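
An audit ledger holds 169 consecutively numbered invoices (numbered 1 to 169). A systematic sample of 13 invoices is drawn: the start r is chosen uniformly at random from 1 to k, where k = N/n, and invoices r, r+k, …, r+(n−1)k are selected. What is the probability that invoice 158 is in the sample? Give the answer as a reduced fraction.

k = 169/13 = 13.
Invoice 158 is selected iff r ≡ 158 (mod 13); exactly one such r in {1,…,13}.
Inclusion probability = 1/13.

1/13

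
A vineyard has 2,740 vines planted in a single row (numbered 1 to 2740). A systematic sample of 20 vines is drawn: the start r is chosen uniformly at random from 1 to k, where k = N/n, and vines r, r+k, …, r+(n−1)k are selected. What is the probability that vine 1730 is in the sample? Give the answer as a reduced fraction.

k = 2740/20 = 137.
Vine 1730 is selected iff r ≡ 1730 (mod 137); exactly one such r in {1,…,137}.
Inclusion probability = 1/137.

1/137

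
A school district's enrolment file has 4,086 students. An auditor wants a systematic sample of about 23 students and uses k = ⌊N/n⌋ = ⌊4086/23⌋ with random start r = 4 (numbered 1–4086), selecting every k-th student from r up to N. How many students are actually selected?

k = ⌊4086/23⌋ = 177
Achieved size = ⌊(4086 − 4)/177⌋ + 1 = ⌊4082/177⌋ + 1 = 23 + 1 = 24
(last selection: 4 + 23×177 = 4075 ≤ 4086; next would be 4252 > 4086)

24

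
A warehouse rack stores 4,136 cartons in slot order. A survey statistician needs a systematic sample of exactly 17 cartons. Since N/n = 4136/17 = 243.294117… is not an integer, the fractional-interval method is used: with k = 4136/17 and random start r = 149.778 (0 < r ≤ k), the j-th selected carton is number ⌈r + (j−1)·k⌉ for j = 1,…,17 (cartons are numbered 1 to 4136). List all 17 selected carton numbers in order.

j=1: r + 0k = 149.778 → ⌈·⌉ = 150
j=2: r + 1k = 393.072117… → ⌈·⌉ = 394
j=3: r + 2k = 636.366235… → ⌈·⌉ = 637
j=4: r + 3k = 879.660352… → ⌈·⌉ = 880
j=5: r + 4k = 1122.954470… → ⌈·⌉ = 1123
j=6: r + 5k = 1366.248588… → ⌈·⌉ = 1367
j=7: r + 6k = 1609.542705… → ⌈·⌉ = 1610
j=8: r + 7k = 1852.836823… → ⌈·⌉ = 1853
j=9: r + 8k = 2096.130941… → ⌈·⌉ = 2097
j=10: r + 9k = 2339.425058… → ⌈·⌉ = 2340
j=11: r + 10k = 2582.719176… → ⌈·⌉ = 2583
j=12: r + 11k = 2826.013294… → ⌈·⌉ = 2827
j=13: r + 12k = 3069.307411… → ⌈·⌉ = 3070
j=14: r + 13k = 3312.601529… → ⌈·⌉ = 3313
j=15: r + 14k = 3555.895647… → ⌈·⌉ = 3556
j=16: r + 15k = 3799.189764… → ⌈·⌉ = 3800
j=17: r + 16k = 4042.483882… → ⌈·⌉ = 4043

150, 394, 637, 880, 1123, 1367, 1610, 1853, 2097, 2340, 2583, 2827, 3070, 3313, 3556, 3800, 4043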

***

◆ About this exercise
The records above are to be set down again exactly as written.

◆ Written answer
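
An audit ledger holds 169 consecutively numbered invoices (numbered 1 to 169). A systematic sample of 13 invoices is drawn: the start r is chosen uniformly at random from 1 to k, where k = N/n, and invoices r, r+k, …, r+(n−1)k are selected. What is the probability that invoice 158 is in the sample? Give the answer as a reduced fraction.

k = 169/13 = 13.
Invoice 158 is selected iff r ≡ 158 (mod 13); exactly one such r in {1,…,13}.
Inclusion probability = 1/13.

1/13

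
A vineyard has 2,740 vines planted in a single row (numbered 1 to 2740). A systematic sample of 20 vines is drawn: the start r is chosen uniformly at random from 1 to k, where k = N/n, and vines r, r+k, …, r+(n−1)k are selected. What is the probability that vine 1730 is in the sample? Give the answer as a reduced fraction.

k = 2740/20 = 137.
Vine 1730 is selected iff r ≡ 1730 (mod 137); exactly one such r in {1,…,137}.
Inclusion probability = 1/137.

1/137

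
A school district's enrolment file has 4,086 students. An auditor wants a systematic sample of about 23 students and uses k = ⌊N/n⌋ = ⌊4086/23⌋ with random start r = 4 (numbered 1–4086), selecting every k-th student from r up to N. How many students are actually selected?

k = ⌊4086/23⌋ = 177
Achieved size = ⌊(4086 − 4)/177⌋ + 1 = ⌊4082/177⌋ + 1 = 23 + 1 = 24
(last selection: 4 + 23×177 = 4075 ≤ 4086; next would be 4252 > 4086)

24

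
A warehouse rack stores 4,136 cartons in slot order. A survey statistician needs a systematic sample of exactly 17 cartons. Since N/n = 4136/17 = 243.294117… is not an integer, the fractional-interval method is used: with k = 4136/17 and random start r = 149.778 (0 < r ≤ k), the j-th selected carton is number ⌈r + (j−1)·k⌉ for j = 1,…,17 (cartons are numbered 1 to 4136). List all 17 selected carton numbers in order.

j=1: r + 0k = 149.778 → ⌈·⌉ = 150
j=2: r + 1k = 393.072117… → ⌈·⌉ = 394
j=3: r + 2k = 636.366235… → ⌈·⌉ = 637
j=4: r + 3k = 879.660352… → ⌈·⌉ = 880
j=5: r + 4k = 1122.954470… → ⌈·⌉ = 1123
j=6: r + 5k = 1366.248588… → ⌈·⌉ = 1367
j=7: r + 6k = 1609.542705… → ⌈·⌉ = 1610
j=8: r + 7k = 1852.836823… → ⌈·⌉ = 1853
j=9: r + 8k = 2096.130941… → ⌈·⌉ = 2097
j=10: r + 9k = 2339.425058… → ⌈·⌉ = 2340
j=11: r + 10k = 2582.719176… → ⌈·⌉ = 2583
j=12: r + 11k = 2826.013294… → ⌈·⌉ = 2827
j=13: r + 12k = 3069.307411… → ⌈·⌉ = 3070
j=14: r + 13k = 3312.601529… → ⌈·⌉ = 3313
j=15: r + 14k = 3555.895647… → ⌈·⌉ = 3556
j=16: r + 15k = 3799.189764… → ⌈·⌉ = 3800
j=17: r + 16k = 4042.483882… → ⌈·⌉ = 4043

150, 394, 637, 880, 1123, 1367, 1610, 1853, 2097, 2340, 2583, 2827, 3070, 3313, 3556, 3800, 4043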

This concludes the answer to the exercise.